:: YOUR GOAL ::
Reproduce, from the lines below, exactly the stretch that begins at the line containing "What is (-46957" and ends at the line containing "Answer: 614630606/9303 ≈ 66068.", both included.

:: PROVIDED DATA ::
--------------------------------

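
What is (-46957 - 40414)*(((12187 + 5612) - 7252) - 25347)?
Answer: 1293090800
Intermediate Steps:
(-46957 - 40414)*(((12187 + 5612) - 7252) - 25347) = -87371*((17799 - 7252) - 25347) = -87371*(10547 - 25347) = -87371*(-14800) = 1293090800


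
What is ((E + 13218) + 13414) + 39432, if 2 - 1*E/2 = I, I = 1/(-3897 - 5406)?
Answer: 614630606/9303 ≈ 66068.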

--------------------------------

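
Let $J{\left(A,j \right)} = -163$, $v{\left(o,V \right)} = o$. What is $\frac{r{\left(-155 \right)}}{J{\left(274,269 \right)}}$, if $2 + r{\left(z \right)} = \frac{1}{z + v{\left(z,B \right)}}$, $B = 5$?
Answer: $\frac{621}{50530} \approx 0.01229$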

--------------------------------

:: EXERCISE ANSWER ::
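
What is (-46957 - 40414)*(((12187 + 5612) - 7252) - 25347)?
Answer: 1293090800
Intermediate Steps:
(-46957 - 40414)*(((12187 + 5612) - 7252) - 25347) = -87371*((17799 - 7252) - 25347) = -87371*(10547 - 25347) = -87371*(-14800) = 1293090800


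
What is ((E + 13218) + 13414) + 39432, if 2 - 1*E/2 = I, I = 1/(-3897 - 5406)?
Answer: 614630606/9303 ≈ 66068.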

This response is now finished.